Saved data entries
*** Begin section ***

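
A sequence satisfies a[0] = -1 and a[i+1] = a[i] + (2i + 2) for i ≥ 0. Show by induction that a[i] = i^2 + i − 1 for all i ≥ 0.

Base case: a[0] = -1, and 0^2 + 0 − 1 = -1.
Assume a[m] = m^2 + m − 1.
Then a[m+1] = a[m] + (2m + 2) = (m^2 + m − 1) + (2m + 2) = m^2 + 3m + 1,
and (m+1)^2 + (m+1) − 1 = m^2 + 3m + 1.
By induction, a[i] = i^2 + i − 1 for all i ≥ 0.

a[i] = i^2 + i − 1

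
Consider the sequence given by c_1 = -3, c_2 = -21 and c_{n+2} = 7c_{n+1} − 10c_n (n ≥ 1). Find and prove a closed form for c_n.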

*** End section ***

Keeping each word as it stands, transcribe every entry.

• [YOUR RESPONSE]
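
A sequence satisfies a[0] = -1 and a[i+1] = a[i] + (2i + 2) for i ≥ 0. Show by induction that a[i] = i^2 + i − 1 for all i ≥ 0.

Base case: a[0] = -1, and 0^2 + 0 − 1 = -1.
Assume a[m] = m^2 + m − 1.
Then a[m+1] = a[m] + (2m + 2) = (m^2 + m − 1) + (2m + 2) = m^2 + 3m + 1,
and (m+1)^2 + (m+1) − 1 = m^2 + 3m + 1.
By induction, a[i] = i^2 + i − 1 for all i ≥ 0.

a[i] = i^2 + i − 1

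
Consider the sequence given by c_1 = -3, c_2 = -21 and c_{n+2} = 7c_{n+1} − 10c_n (n ≥ 1). Find and prove a closed form for c_n.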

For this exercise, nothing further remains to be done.